Top of Given records

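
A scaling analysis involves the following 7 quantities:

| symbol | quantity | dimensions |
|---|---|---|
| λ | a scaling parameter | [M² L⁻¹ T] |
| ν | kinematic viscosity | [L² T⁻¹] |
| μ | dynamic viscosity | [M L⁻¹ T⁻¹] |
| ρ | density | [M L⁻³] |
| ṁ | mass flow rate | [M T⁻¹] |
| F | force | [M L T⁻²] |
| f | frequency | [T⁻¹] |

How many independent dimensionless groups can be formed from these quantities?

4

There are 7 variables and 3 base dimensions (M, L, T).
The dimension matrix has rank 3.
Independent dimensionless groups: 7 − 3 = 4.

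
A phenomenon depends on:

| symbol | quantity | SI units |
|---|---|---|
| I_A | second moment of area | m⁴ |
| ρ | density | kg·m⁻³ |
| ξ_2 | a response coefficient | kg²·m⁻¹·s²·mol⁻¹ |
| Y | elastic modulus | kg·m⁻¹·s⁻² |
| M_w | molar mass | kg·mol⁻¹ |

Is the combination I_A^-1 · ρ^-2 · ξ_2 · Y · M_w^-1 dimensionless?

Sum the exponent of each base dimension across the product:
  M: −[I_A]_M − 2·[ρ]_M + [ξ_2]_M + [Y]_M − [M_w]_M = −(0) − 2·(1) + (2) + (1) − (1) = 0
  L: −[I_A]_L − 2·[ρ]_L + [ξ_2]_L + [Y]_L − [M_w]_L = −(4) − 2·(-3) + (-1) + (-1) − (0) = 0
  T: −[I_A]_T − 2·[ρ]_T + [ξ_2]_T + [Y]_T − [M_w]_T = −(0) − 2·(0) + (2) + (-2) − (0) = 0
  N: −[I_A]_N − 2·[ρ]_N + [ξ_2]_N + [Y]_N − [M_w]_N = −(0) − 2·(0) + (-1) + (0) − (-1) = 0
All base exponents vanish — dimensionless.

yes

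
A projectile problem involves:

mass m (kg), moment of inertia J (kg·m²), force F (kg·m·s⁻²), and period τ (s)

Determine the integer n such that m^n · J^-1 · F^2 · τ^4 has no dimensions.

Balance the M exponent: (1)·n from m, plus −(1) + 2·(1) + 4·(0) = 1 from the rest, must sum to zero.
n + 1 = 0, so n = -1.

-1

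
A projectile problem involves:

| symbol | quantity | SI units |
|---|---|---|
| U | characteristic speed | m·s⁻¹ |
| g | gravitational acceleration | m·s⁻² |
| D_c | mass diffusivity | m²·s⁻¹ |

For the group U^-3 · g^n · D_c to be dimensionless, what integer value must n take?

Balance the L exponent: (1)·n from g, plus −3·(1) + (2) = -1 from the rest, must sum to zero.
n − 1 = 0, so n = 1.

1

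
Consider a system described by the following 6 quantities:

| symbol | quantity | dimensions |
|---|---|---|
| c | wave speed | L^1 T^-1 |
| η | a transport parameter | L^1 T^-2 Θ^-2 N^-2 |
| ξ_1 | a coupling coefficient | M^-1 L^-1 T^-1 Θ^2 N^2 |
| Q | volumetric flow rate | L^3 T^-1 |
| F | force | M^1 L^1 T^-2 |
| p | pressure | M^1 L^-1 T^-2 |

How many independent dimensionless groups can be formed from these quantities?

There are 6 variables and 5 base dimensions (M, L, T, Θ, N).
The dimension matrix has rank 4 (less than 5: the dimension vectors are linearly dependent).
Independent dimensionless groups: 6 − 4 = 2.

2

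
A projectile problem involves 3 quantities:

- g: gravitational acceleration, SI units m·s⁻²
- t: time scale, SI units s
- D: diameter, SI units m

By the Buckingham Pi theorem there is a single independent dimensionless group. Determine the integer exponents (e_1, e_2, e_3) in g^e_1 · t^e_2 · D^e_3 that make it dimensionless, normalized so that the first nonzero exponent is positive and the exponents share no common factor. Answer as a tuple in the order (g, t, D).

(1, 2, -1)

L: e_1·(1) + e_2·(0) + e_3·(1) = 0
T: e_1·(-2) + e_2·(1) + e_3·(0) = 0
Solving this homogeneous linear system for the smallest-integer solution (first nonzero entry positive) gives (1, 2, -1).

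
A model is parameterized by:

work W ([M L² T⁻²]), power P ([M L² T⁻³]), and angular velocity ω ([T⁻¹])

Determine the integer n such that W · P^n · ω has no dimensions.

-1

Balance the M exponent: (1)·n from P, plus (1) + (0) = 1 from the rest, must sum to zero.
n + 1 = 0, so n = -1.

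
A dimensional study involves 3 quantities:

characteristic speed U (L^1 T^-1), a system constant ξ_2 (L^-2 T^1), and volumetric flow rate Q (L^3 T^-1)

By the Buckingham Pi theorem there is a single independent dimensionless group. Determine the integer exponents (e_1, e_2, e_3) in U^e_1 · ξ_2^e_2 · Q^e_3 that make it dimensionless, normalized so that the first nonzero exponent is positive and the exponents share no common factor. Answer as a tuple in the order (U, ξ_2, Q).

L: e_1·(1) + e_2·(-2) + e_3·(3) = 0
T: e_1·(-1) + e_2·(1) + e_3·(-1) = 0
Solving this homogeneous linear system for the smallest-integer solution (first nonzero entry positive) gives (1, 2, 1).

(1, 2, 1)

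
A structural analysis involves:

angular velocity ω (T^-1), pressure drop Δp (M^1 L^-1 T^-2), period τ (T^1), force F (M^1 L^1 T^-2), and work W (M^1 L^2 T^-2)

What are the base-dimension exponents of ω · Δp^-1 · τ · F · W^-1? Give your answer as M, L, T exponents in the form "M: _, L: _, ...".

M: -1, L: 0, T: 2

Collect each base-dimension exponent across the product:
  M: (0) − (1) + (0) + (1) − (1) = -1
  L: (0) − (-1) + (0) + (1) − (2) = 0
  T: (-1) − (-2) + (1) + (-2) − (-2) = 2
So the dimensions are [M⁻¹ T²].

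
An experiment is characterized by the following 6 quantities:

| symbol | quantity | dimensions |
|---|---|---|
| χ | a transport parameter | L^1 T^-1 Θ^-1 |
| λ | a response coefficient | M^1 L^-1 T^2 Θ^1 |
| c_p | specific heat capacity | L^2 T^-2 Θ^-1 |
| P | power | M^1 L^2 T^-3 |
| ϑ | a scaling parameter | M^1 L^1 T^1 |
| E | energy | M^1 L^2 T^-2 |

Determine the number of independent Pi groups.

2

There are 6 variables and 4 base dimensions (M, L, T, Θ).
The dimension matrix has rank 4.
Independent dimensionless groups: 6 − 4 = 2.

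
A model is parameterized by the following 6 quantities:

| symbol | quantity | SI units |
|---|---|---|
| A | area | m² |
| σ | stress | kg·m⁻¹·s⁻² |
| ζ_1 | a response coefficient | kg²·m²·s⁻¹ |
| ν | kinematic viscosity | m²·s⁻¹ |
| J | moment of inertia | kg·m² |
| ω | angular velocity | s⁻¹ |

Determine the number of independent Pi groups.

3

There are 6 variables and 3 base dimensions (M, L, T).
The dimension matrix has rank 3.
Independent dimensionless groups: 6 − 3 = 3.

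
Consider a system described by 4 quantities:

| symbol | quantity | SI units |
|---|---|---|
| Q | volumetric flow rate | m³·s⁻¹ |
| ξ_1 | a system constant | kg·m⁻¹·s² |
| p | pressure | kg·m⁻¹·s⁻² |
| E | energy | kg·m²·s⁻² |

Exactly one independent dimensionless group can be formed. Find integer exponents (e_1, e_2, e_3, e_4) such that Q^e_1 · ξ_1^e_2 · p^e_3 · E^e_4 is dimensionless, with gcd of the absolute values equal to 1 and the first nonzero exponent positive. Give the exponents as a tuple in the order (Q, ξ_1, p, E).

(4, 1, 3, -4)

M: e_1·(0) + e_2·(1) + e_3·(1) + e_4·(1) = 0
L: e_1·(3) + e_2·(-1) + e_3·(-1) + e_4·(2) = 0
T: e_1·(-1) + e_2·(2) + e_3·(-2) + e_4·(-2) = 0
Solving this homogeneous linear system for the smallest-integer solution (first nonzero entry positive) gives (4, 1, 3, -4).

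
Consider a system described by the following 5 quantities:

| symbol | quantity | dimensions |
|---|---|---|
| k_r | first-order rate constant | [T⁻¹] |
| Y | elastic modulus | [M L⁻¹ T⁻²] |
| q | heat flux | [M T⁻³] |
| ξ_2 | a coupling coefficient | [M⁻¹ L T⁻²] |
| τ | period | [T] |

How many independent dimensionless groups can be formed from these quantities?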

Bottom of Given records
Top of Given records

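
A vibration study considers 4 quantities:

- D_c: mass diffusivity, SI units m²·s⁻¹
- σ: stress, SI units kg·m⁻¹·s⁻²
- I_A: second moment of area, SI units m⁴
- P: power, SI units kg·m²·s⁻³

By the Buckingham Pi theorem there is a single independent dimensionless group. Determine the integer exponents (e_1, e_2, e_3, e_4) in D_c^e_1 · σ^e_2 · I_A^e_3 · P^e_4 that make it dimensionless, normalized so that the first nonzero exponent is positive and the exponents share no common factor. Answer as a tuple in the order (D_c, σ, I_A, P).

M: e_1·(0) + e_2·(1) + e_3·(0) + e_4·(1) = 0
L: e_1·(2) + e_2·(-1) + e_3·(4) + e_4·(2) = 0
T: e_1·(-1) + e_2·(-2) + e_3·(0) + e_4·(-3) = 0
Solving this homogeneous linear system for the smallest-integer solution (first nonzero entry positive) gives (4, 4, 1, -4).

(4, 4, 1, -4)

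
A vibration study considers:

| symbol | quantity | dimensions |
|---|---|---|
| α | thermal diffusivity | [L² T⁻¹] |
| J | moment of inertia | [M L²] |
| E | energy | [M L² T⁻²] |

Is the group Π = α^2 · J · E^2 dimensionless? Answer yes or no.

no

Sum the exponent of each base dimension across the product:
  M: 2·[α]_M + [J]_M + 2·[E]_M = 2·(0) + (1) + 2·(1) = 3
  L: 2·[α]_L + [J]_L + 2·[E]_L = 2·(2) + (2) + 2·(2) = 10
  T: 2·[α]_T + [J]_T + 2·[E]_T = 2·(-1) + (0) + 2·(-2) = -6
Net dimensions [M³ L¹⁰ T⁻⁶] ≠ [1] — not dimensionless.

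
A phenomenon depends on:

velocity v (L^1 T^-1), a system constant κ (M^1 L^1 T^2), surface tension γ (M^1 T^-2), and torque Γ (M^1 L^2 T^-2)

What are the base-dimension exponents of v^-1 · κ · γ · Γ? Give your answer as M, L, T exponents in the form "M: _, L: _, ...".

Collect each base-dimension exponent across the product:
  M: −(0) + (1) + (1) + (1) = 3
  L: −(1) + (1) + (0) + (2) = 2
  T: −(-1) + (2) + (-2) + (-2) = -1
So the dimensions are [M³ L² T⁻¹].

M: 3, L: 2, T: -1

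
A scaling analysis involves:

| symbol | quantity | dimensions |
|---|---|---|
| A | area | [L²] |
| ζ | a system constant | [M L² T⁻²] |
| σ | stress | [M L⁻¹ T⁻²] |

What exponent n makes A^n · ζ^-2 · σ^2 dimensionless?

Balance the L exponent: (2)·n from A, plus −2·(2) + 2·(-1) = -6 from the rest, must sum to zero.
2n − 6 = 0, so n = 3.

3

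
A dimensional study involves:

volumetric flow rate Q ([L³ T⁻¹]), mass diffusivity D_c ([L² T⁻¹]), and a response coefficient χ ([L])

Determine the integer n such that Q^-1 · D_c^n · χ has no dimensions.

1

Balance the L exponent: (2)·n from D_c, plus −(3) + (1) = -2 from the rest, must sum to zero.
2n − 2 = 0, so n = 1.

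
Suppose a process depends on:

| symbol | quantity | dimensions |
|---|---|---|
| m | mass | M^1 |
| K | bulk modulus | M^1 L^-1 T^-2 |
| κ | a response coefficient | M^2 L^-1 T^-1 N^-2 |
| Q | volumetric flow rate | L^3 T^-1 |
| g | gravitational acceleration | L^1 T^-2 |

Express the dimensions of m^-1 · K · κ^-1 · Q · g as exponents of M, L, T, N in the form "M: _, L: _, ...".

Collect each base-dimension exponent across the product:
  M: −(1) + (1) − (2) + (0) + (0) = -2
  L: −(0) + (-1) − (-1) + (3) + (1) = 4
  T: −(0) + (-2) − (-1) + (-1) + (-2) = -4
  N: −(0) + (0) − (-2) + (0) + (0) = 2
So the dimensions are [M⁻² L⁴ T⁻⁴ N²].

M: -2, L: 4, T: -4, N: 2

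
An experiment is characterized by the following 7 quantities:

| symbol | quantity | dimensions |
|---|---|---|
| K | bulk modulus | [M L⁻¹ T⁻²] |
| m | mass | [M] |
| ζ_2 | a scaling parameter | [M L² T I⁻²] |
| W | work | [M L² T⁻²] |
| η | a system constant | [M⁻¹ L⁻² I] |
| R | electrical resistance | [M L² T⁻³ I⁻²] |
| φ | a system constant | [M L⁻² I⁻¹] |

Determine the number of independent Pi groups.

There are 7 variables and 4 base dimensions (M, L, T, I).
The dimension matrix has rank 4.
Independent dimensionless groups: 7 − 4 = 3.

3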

Bottom of Given records
Top of Given records

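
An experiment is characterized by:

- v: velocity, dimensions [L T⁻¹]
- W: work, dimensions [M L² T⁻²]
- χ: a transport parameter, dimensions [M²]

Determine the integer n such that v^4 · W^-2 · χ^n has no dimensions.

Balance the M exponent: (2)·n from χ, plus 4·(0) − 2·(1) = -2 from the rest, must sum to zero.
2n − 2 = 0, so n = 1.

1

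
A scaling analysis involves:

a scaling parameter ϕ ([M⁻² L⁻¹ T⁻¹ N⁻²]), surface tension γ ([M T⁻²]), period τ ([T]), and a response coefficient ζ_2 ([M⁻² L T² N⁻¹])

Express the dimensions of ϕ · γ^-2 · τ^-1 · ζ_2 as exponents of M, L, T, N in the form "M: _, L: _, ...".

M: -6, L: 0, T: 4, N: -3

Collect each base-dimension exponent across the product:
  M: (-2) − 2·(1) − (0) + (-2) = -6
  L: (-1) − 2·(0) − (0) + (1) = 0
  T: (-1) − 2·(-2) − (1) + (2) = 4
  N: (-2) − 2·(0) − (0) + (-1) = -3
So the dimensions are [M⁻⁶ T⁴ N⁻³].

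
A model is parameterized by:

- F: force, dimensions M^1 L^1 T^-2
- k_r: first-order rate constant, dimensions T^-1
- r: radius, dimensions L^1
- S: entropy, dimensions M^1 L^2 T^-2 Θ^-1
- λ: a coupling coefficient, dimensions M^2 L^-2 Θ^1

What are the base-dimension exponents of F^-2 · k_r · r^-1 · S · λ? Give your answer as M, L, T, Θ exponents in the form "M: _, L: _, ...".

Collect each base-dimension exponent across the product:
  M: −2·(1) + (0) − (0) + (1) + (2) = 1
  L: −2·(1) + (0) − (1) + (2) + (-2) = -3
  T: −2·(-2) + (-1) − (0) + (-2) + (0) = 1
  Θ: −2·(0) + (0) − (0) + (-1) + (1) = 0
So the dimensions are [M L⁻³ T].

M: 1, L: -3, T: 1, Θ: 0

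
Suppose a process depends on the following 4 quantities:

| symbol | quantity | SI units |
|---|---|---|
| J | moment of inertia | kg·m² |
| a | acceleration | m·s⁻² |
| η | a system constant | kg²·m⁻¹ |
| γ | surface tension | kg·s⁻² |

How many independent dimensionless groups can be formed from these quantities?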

Bottom of Given records

▶ _What is expected_: Above are the records; from them, give again exactly the lines from the one containing "A scaling analysis involves the" to the one containing "force | [M L T⁻²] |", both lines included, and nothing more.

▶ _The answer_:
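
A scaling analysis involves the following 7 quantities:

| symbol | quantity | dimensions |
|---|---|---|
| λ | a scaling parameter | [M² L⁻¹ T] |
| ν | kinematic viscosity | [L² T⁻¹] |
| μ | dynamic viscosity | [M L⁻¹ T⁻¹] |
| ρ | density | [M L⁻³] |
| ṁ | mass flow rate | [M T⁻¹] |
| F | force | [M L T⁻²] |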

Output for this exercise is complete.